* **Directions**: Within these entries, which lines include the string "periods"? Copy each one.
─── Material provided ───
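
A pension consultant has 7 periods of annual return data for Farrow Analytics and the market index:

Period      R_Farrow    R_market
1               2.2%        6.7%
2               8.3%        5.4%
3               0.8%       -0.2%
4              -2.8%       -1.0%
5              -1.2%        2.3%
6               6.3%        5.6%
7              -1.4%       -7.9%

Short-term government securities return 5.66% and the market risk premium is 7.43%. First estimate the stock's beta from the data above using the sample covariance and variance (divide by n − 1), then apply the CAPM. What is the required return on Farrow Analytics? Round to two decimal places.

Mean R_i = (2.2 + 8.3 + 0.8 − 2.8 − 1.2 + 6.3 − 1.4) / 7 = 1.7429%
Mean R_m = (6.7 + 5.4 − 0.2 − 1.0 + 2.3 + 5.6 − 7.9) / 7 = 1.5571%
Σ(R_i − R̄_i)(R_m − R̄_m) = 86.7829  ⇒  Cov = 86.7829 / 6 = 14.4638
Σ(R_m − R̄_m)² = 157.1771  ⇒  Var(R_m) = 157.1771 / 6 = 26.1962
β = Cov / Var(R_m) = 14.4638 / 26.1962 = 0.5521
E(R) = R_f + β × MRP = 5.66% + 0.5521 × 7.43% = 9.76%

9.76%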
───
─── Material provided ───
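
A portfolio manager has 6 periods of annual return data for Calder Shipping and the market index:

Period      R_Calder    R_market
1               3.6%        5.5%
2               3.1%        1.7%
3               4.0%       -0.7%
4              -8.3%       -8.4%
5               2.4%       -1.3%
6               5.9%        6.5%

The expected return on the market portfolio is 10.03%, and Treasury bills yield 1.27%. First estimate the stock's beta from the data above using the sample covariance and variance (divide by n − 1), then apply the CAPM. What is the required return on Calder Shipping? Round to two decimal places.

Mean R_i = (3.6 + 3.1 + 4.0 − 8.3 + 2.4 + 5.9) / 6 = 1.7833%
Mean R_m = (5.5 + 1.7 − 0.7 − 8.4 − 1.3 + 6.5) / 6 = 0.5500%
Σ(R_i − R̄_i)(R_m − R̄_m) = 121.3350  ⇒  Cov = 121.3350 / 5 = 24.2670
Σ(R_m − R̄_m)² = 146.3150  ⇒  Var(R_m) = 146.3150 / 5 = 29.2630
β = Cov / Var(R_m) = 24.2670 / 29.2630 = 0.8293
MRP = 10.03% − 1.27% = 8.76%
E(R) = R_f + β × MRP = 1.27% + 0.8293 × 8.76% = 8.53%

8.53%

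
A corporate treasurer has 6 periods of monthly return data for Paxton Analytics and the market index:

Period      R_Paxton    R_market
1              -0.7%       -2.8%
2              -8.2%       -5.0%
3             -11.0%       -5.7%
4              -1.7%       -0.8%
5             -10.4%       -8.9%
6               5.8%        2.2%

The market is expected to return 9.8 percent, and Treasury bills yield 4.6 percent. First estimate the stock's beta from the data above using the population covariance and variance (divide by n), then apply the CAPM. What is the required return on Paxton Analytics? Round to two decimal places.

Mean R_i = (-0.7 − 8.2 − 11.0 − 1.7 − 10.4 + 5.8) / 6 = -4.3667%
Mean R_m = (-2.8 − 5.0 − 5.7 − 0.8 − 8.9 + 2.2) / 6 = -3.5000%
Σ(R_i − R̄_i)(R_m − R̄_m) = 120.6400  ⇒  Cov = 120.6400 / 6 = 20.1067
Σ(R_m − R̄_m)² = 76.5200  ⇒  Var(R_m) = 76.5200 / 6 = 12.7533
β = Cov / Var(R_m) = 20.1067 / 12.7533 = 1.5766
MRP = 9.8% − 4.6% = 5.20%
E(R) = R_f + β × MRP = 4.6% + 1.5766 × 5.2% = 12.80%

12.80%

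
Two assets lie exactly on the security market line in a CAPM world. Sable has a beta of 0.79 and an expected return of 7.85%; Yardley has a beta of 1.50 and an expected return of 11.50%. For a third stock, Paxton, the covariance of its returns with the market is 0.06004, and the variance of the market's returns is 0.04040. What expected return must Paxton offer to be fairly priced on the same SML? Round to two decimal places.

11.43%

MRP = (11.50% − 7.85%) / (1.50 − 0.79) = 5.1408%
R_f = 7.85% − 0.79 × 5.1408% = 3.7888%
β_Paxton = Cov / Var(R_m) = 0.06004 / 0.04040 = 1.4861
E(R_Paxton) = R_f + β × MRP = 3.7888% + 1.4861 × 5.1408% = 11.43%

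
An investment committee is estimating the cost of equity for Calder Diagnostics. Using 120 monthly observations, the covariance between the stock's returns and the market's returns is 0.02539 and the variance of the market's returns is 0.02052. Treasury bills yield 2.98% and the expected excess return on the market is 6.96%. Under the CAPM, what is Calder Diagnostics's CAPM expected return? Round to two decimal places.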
───
* **Solved problem**:
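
A pension consultant has 7 periods of annual return data for Farrow Analytics and the market index:
A portfolio manager has 6 periods of annual return data for Calder Shipping and the market index:
A corporate treasurer has 6 periods of monthly return data for Paxton Analytics and the market index: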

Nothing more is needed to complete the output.